#### Exercise prompt:
Beneath this instruction is a listing. Transcribe from it only the stretch from the line with "Answer: 1415332 - 38080*I*√3" through the line with "Answer: -654641185", both end lines included, exactly as written.
Raw data Block Start
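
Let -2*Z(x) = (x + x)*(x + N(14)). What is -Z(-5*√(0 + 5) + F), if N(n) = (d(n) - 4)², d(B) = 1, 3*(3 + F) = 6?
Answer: 117 - 35*√5 ≈ 38.738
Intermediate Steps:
F = -1 (F = -3 + (⅓)*6 = -3 + 2 = -1)
N(n) = 9 (N(n) = (1 - 4)² = (-3)² = 9)
Z(x) = -x*(9 + x) (Z(x) = -(x + x)*(x + 9)/2 = -2*x*(9 + x)/2 = -x*(9 + x))
-Z(-5*√(0 + 5) + F) = -(-1)*(-5*√(0 + 5) - 1)*(9 + (-5*√(0 + 5) - 1)) = -(-1)*(-5*√5 - 1)*(9 + (-5*√5 - 1)) = -(-1)*(-1 - 5*√5)*(9 + (-1 - 5*√5)) = -(-1)*(-1 - 5*√5)*(8 - 5*√5) = (-1 - 5*√5)*(8 - 5*√5)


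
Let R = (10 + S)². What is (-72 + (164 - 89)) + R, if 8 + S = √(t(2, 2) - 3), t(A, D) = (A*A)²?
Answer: 20 + 4*√13 ≈ 34.422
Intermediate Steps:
t(A, D) = A⁴ (t(A, D) = (A²)² = A⁴)
S = -8 + √13 (S = -8 + √(2⁴ - 3) = -8 + √(16 - 3) = -8 + √13 ≈ -4.3944)
R = (2 + √13)² (R = (10 + (-8 + √13))² = (2 + √13)² ≈ 31.422)
(-72 + (164 - 89)) + R = (-72 + (164 - 89)) + (2 + √13)² = (-72 + 75) + (2 + √13)² = 3 + (2 + √13)²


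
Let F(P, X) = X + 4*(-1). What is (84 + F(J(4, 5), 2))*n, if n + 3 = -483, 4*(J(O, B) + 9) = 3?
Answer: -39852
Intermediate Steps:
J(O, B) = -33/4 (J(O, B) = -9 + (¼)*3 = -9 + ¾ = -33/4)
F(P, X) = -4 + X (F(P, X) = X - 4 = -4 + X)
n = -486 (n = -3 - 483 = -486)
(84 + F(J(4, 5), 2))*n = (84 + (-4 + 2))*(-486) = (84 - 2)*(-486) = 82*(-486) = -39852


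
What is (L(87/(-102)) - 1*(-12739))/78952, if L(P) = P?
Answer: 433097/2684368 ≈ 0.16134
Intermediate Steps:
(L(87/(-102)) - 1*(-12739))/78952 = (87/(-102) - 1*(-12739))/78952 = (87*(-1/102) + 12739)*(1/78952) = (-29/34 + 12739)*(1/78952) = (433097/34)*(1/78952) = 433097/2684368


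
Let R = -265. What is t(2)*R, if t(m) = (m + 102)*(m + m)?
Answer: -110240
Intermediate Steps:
t(m) = 2*m*(102 + m) (t(m) = (102 + m)*(2*m) = 2*m*(102 + m))
t(2)*R = (2*2*(102 + 2))*(-265) = (2*2*104)*(-265) = 416*(-265) = -110240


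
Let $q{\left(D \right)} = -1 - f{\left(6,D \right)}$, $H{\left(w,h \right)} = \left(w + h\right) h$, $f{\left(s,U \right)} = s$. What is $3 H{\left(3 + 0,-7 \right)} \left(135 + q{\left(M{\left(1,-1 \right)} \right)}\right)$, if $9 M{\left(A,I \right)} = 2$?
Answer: $10752$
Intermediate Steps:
$H{\left(w,h \right)} = h \left(h + w\right)$ ($H{\left(w,h \right)} = \left(h + w\right) h = h \left(h + w\right)$)
$M{\left(A,I \right)} = \frac{2}{9}$ ($M{\left(A,I \right)} = \frac{1}{9} \cdot 2 = \frac{2}{9}$)
$q{\left(D \right)} = -7$ ($q{\left(D \right)} = -1 - 6 = -7$)
$3 H{\left(3 + 0,-7 \right)} \left(135 + q{\left(M{\left(1,-1 \right)} \right)}\right) = 3 \left(- 7 \left(-7 + \left(3 + 0\right)\right)\right) \left(135 - 7\right) = 3 \left(- 7 \left(-7 + 3\right)\right) 128 = 3 \left(\left(-7\right) \left(-4\right)\right) 128 = 3 \cdot 28 \cdot 128 = 84 \cdot 128 = 10752$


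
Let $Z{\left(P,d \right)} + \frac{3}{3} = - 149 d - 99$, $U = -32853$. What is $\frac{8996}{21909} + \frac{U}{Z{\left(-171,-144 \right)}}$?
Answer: $- \frac{527657801}{467888604} \approx -1.1277$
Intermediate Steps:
$Z{\left(P,d \right)} = -100 - 149 d$ ($Z{\left(P,d \right)} = -1 - \left(99 + 149 d\right) = -100 - 149 d$)
$\frac{8996}{21909} + \frac{U}{Z{\left(-171,-144 \right)}} = \frac{8996}{21909} - \frac{32853}{-100 - -21456} = 8996 \cdot \frac{1}{21909} - \frac{32853}{-100 + 21456} = \frac{8996}{21909} - \frac{32853}{21356} = - \frac{527657801}{467888604}$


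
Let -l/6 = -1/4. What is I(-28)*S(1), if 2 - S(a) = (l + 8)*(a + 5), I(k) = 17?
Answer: -935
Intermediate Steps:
l = 3/2 (l = -(-6)/4 = -6*(-1/4) = 3/2 ≈ 1.5000)
S(a) = -91/2 - 19*a/2 (S(a) = 2 - (3/2 + 8)*(a + 5) = 2 - 19*(5 + a)/2 = 2 - (95/2 + 19*a/2) = 2 + (-95/2 - 19*a/2) = -91/2 - 19*a/2)
I(-28)*S(1) = 17*(-91/2 - 19/2*1) = 17*(-91/2 - 19/2) = 17*(-55) = -935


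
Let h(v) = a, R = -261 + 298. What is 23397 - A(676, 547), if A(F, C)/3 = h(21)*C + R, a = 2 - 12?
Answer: 39696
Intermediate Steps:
a = -10
R = 37
h(v) = -10
A(F, C) = 111 - 30*C (A(F, C) = 3*(-10*C + 37) = 3*(37 - 10*C) = 111 - 30*C)
23397 - A(676, 547) = 23397 - (111 - 30*547) = 23397 - (111 - 16410) = 23397 - 1*(-16299) = 23397 + 16299 = 39696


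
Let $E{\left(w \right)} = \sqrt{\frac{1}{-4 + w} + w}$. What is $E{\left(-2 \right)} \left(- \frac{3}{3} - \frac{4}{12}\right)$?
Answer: $- \frac{2 i \sqrt{78}}{9} \approx - 1.9626 i$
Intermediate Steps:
$E{\left(w \right)} = \sqrt{w + \frac{1}{-4 + w}}$
$E{\left(-2 \right)} \left(- \frac{3}{3} - \frac{4}{12}\right) = \sqrt{\frac{1 - 2 \left(-4 - 2\right)}{-4 - 2}} \left(- \frac{3}{3} - \frac{4}{12}\right) = \sqrt{\frac{1 - -12}{-6}} \left(\left(-3\right) \frac{1}{3} - \frac{1}{3}\right) = \sqrt{- \frac{1 + 12}{6}} \left(-1 - \frac{1}{3}\right) = \sqrt{\left(- \frac{1}{6}\right) 13} \left(- \frac{4}{3}\right) = \sqrt{- \frac{13}{6}} \left(- \frac{4}{3}\right) = \frac{i \sqrt{78}}{6} \left(- \frac{4}{3}\right) = - \frac{2 i \sqrt{78}}{9}$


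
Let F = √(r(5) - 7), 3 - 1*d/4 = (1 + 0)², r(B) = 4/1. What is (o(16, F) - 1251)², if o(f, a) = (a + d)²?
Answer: 1415332 - 38080*I*√3 ≈ 1.4153e+6 - 65957.0*I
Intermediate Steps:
r(B) = 4 (r(B) = 4*1 = 4)
d = 8 (d = 12 - 4*(1 + 0)² = 12 - 4*1² = 12 - 4*1 = 12 - 4 = 8)
F = I*√3 (F = √(4 - 7) = √(-3) = I*√3 ≈ 1.732*I)
o(f, a) = (8 + a)² (o(f, a) = (a + 8)² = (8 + a)²)
(o(16, F) - 1251)² = ((8 + I*√3)² - 1251)² = (-1251 + (8 + I*√3)²)²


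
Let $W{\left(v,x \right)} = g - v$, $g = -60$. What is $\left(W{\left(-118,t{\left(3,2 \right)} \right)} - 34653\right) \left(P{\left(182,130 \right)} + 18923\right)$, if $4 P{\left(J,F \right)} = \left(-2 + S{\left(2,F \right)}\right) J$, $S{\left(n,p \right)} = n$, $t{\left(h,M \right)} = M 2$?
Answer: $-654641185$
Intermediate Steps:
$t{\left(h,M \right)} = 2 M$
$P{\left(J,F \right)} = 0$ ($P{\left(J,F \right)} = \frac{\left(-2 + 2\right) J}{4} = \frac{0 J}{4} = \frac{1}{4} \cdot 0 = 0$)
$W{\left(v,x \right)} = -60 - v$
$\left(W{\left(-118,t{\left(3,2 \right)} \right)} - 34653\right) \left(P{\left(182,130 \right)} + 18923\right) = \left(\left(-60 - -118\right) - 34653\right) \left(0 + 18923\right) = \left(\left(-60 + 118\right) - 34653\right) 18923 = \left(58 - 34653\right) 18923 = \left(-34595\right) 18923 = -654641185$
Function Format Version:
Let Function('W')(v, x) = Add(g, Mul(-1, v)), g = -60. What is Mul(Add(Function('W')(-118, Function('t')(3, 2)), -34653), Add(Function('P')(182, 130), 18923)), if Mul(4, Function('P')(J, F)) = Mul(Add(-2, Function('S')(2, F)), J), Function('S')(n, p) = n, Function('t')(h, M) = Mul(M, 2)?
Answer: -654641185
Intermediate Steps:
Function('t')(h, M) = Mul(2, M)
Function('P')(J, F) = 0 (Function('P')(J, F) = Mul(Rational(1, 4), Mul(Add(-2, 2), J)) = Mul(Rational(1, 4), Mul(0, J)) = Mul(Rational(1, 4), 0) = 0)
Function('W')(v, x) = Add(-60, Mul(-1, v))
Mul(Add(Function('W')(-118, Function('t')(3, 2)), -34653), Add(Function('P')(182, 130), 18923)) = Mul(Add(Add(-60, Mul(-1, -118)), -34653), Add(0, 18923)) = Mul(Add(Add(-60, 118), -34653), 18923) = Mul(Add(58, -34653), 18923) = Mul(-34595, 18923) = -654641185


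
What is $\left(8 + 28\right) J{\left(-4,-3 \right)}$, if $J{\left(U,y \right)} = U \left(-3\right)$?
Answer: $432$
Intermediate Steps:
$J{\left(U,y \right)} = - 3 U$
$\left(8 + 28\right) J{\left(-4,-3 \right)} = \left(8 + 28\right) \left(\left(-3\right) \left(-4\right)\right) = 36 \cdot 12 = 432$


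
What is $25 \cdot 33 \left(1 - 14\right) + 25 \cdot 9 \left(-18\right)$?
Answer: $-14775$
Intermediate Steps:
$25 \cdot 33 \left(1 - 14\right) + 25 \cdot 9 \left(-18\right) = 825 \left(-13\right) + 225 \left(-18\right) = -10725 - 4050 = -14775$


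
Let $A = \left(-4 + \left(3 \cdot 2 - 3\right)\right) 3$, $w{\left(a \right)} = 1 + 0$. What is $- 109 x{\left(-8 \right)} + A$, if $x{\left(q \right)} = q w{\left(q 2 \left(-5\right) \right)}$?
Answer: $869$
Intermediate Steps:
$w{\left(a \right)} = 1$
$x{\left(q \right)} = q$ ($x{\left(q \right)} = q 1 = q$)
$A = -3$ ($A = \left(-4 + \left(6 - 3\right)\right) 3 = \left(-4 + 3\right) 3 = \left(-1\right) 3 = -3$)
$- 109 x{\left(-8 \right)} + A = \left(-109\right) \left(-8\right) - 3 = 872 - 3 = 869$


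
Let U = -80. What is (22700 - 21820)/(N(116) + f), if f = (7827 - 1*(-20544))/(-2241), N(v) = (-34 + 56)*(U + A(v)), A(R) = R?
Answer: 657360/582167 ≈ 1.1292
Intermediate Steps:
N(v) = -1760 + 22*v (N(v) = (-34 + 56)*(-80 + v) = 22*(-80 + v) = -1760 + 22*v)
f = -9457/747 (f = (7827 + 20544)*(-1/2241) = 28371*(-1/2241) = -9457/747 ≈ -12.660)
(22700 - 21820)/(N(116) + f) = (22700 - 21820)/((-1760 + 22*116) - 9457/747) = 880/((-1760 + 2552) - 9457/747) = 880/(792 - 9457/747) = 880/(582167/747) = 880*(747/582167) = 657360/582167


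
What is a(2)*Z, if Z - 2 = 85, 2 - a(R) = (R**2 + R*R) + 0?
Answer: -522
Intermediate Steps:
a(R) = 2 - 2*R**2 (a(R) = 2 - ((R**2 + R*R) + 0) = 2 - ((R**2 + R**2) + 0) = 2 - (2*R**2 + 0) = 2 - 2*R**2)
Z = 87 (Z = 2 + 85 = 87)
a(2)*Z = (2 - 2*2**2)*87 = (2 - 2*4)*87 = (2 - 8)*87 = -6*87 = -522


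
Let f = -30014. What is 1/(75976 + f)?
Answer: 1/45962 ≈ 2.1757e-5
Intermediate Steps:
1/(75976 + f) = 1/(75976 - 30014) = 1/45962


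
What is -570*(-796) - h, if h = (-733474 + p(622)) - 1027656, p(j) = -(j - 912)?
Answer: 2214560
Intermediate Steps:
p(j) = 912 - j (p(j) = -(-912 + j) = 912 - j)
h = -1760840 (h = (-733474 + (912 - 1*622)) - 1027656 = (-733474 + (912 - 622)) - 1027656 = (-733474 + 290) - 1027656 = -733184 - 1027656 = -1760840)
-570*(-796) - h = -570*(-796) - 1*(-1760840) = 453720 + 1760840 = 2214560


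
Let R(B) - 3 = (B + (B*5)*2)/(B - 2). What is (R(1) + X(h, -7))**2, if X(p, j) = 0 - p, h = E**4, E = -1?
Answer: 81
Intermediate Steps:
h = 1 (h = (-1)**4 = 1)
X(p, j) = -p
R(B) = 3 + 11*B/(-2 + B) (R(B) = 3 + (B + (B*5)*2)/(B - 2) = 3 + (B + (5*B)*2)/(-2 + B) = 3 + (B + 10*B)/(-2 + B) = 3 + (11*B)/(-2 + B) = 3 + 11*B/(-2 + B))
(R(1) + X(h, -7))**2 = (2*(-3 + 7*1)/(-2 + 1) - 1*1)**2 = (2*(-3 + 7)/(-1) - 1)**2 = (2*(-1)*4 - 1)**2 = (-8 - 1)**2 = (-9)**2 = 81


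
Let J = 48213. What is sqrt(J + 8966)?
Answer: sqrt(57179) ≈ 239.12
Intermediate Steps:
sqrt(J + 8966) = sqrt(48213 + 8966) = sqrt(57179)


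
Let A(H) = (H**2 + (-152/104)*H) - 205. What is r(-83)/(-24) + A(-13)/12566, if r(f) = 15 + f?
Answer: 53380/18849 ≈ 2.8320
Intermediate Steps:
A(H) = -205 + H**2 - 19*H/13 (A(H) = (H**2 + (-152*1/104)*H) - 205 = (H**2 - 19*H/13) - 205 = -205 + H**2 - 19*H/13)
r(-83)/(-24) + A(-13)/12566 = (15 - 83)/(-24) + (-205 + (-13)**2 - 19/13*(-13))/12566 = -68*(-1/24) + (-205 + 169 + 19)*(1/12566) = 17/6 - 17*1/12566 = 17/6 - 17/12566 = 53380/18849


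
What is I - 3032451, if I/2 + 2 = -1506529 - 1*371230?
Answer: -6787973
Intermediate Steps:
I = -3755522 (I = -4 + 2*(-1506529 - 1*371230) = -4 + 2*(-1506529 - 371230) = -4 + 2*(-1877759) = -4 - 3755518 = -3755522)
I - 3032451 = -3755522 - 3032451 = -6787973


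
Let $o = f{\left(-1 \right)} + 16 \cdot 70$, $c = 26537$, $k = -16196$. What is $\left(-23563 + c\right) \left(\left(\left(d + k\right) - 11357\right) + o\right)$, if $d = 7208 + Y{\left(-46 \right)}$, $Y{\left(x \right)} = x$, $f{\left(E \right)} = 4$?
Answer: $-57300058$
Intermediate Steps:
$d = 7162$ ($d = 7208 - 46 = 7162$)
$o = 1124$ ($o = 4 + 16 \cdot 70 = 4 + 1120 = 1124$)
$\left(-23563 + c\right) \left(\left(\left(d + k\right) - 11357\right) + o\right) = \left(-23563 + 26537\right) \left(\left(\left(7162 - 16196\right) - 11357\right) + 1124\right) = 2974 \left(\left(-9034 - 11357\right) + 1124\right) = 2974 \left(-20391 + 1124\right) = 2974 \left(-19267\right) = -57300058$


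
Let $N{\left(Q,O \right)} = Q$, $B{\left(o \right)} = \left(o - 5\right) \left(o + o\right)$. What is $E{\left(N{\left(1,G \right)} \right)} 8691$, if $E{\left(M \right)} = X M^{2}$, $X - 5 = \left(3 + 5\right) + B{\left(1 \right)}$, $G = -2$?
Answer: $43455$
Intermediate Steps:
$B{\left(o \right)} = 2 o \left(-5 + o\right)$ ($B{\left(o \right)} = \left(-5 + o\right) 2 o = 2 o \left(-5 + o\right)$)
$X = 5$ ($X = 5 + \left(\left(3 + 5\right) + 2 \cdot 1 \left(-5 + 1\right)\right) = 5 + \left(8 + 2 \cdot 1 \left(-4\right)\right) = 5 + \left(8 - 8\right) = 5 + 0 = 5$)
$E{\left(M \right)} = 5 M^{2}$
$E{\left(N{\left(1,G \right)} \right)} 8691 = 5 \cdot 1^{2} \cdot 8691 = 5 \cdot 1 \cdot 8691 = 5 \cdot 8691 = 43455$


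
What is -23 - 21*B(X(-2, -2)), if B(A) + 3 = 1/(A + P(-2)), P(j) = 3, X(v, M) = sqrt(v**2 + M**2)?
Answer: -23 + 42*sqrt(2) ≈ 36.397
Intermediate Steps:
X(v, M) = sqrt(M**2 + v**2)
B(A) = -3 + 1/(3 + A) (B(A) = -3 + 1/(A + 3) = -3 + 1/(3 + A))
-23 - 21*B(X(-2, -2)) = -23 - 21*(-8 - 3*sqrt((-2)**2 + (-2)**2))/(3 + sqrt((-2)**2 + (-2)**2)) = -23 - 21*(-8 - 3*sqrt(4 + 4))/(3 + sqrt(4 + 4)) = -23 - 21*(-8 - 6*sqrt(2))/(3 + sqrt(8)) = -23 - 21*(-8 - 6*sqrt(2))/(3 + 2*sqrt(2))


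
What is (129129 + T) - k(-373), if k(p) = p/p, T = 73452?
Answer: 202580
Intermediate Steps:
k(p) = 1
(129129 + T) - k(-373) = (129129 + 73452) - 1*1 = 202581 - 1 = 202580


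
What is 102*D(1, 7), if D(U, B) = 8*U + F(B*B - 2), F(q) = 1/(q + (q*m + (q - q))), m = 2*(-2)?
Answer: 38318/47 ≈ 815.28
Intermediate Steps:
m = -4
F(q) = -1/(3*q) (F(q) = 1/(q + (q*(-4) + (q - q))) = 1/(q + (-4*q + 0)) = 1/(q - 4*q) = 1/(-3*q) = -1/(3*q))
D(U, B) = 8*U - 1/(3*(-2 + B**2)) (D(U, B) = 8*U - 1/(3*(B*B - 2)) = 8*U - 1/(3*(B**2 - 2)) = 8*U - 1/(3*(-2 + B**2)))
102*D(1, 7) = 102*((-1 + 24*1*(-2 + 7**2))/(3*(-2 + 7**2))) = 102*((-1 + 24*1*(-2 + 49))/(3*(-2 + 49))) = 102*((1/3)*(-1 + 24*1*47)/47) = 102*((1/3)*(1/47)*(-1 + 1128)) = 102*((1/3)*(1/47)*1127) = 102*(1127/141) = 38318/47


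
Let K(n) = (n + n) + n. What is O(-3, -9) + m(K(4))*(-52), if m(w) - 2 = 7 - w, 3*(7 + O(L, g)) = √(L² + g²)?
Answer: 149 + √10 ≈ 152.16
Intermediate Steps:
O(L, g) = -7 + √(L² + g²)/3
K(n) = 3*n (K(n) = 2*n + n = 3*n)
m(w) = 9 - w (m(w) = 2 + (7 - w) = 9 - w)
O(-3, -9) + m(K(4))*(-52) = (-7 + √((-3)² + (-9)²)/3) + (9 - 3*4)*(-52) = (-7 + √(9 + 81)/3) + (9 - 1*12)*(-52) = (-7 + √90/3) + (9 - 12)*(-52) = (-7 + (3*√10)/3) - 3*(-52) = (-7 + √10) + 156 = 149 + √10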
Raw data Block End
#### Answer for the task:
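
Answer: 1415332 - 38080*I*√3 ≈ 1.4153e+6 - 65957.0*I
Intermediate Steps:
r(B) = 4 (r(B) = 4*1 = 4)
d = 8 (d = 12 - 4*(1 + 0)² = 12 - 4*1² = 12 - 4*1 = 12 - 4 = 8)
F = I*√3 (F = √(4 - 7) = √(-3) = I*√3 ≈ 1.732*I)
o(f, a) = (8 + a)² (o(f, a) = (a + 8)² = (8 + a)²)
(o(16, F) - 1251)² = ((8 + I*√3)² - 1251)² = (-1251 + (8 + I*√3)²)²


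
Let $W{\left(v,x \right)} = g - v$, $g = -60$. What is $\left(W{\left(-118,t{\left(3,2 \right)} \right)} - 34653\right) \left(P{\left(182,130 \right)} + 18923\right)$, if $4 P{\left(J,F \right)} = \left(-2 + S{\left(2,F \right)}\right) J$, $S{\left(n,p \right)} = n$, $t{\left(h,M \right)} = M 2$?
Answer: $-654641185$
Intermediate Steps:
$t{\left(h,M \right)} = 2 M$
$P{\left(J,F \right)} = 0$ ($P{\left(J,F \right)} = \frac{\left(-2 + 2\right) J}{4} = \frac{0 J}{4} = \frac{1}{4} \cdot 0 = 0$)
$W{\left(v,x \right)} = -60 - v$
$\left(W{\left(-118,t{\left(3,2 \right)} \right)} - 34653\right) \left(P{\left(182,130 \right)} + 18923\right) = \left(\left(-60 - -118\right) - 34653\right) \left(0 + 18923\right) = \left(\left(-60 + 118\right) - 34653\right) 18923 = \left(58 - 34653\right) 18923 = \left(-34595\right) 18923 = -654641185$
Function Format Version:
Let Function('W')(v, x) = Add(g, Mul(-1, v)), g = -60. What is Mul(Add(Function('W')(-118, Function('t')(3, 2)), -34653), Add(Function('P')(182, 130), 18923)), if Mul(4, Function('P')(J, F)) = Mul(Add(-2, Function('S')(2, F)), J), Function('S')(n, p) = n, Function('t')(h, M) = Mul(M, 2)?
Answer: -654641185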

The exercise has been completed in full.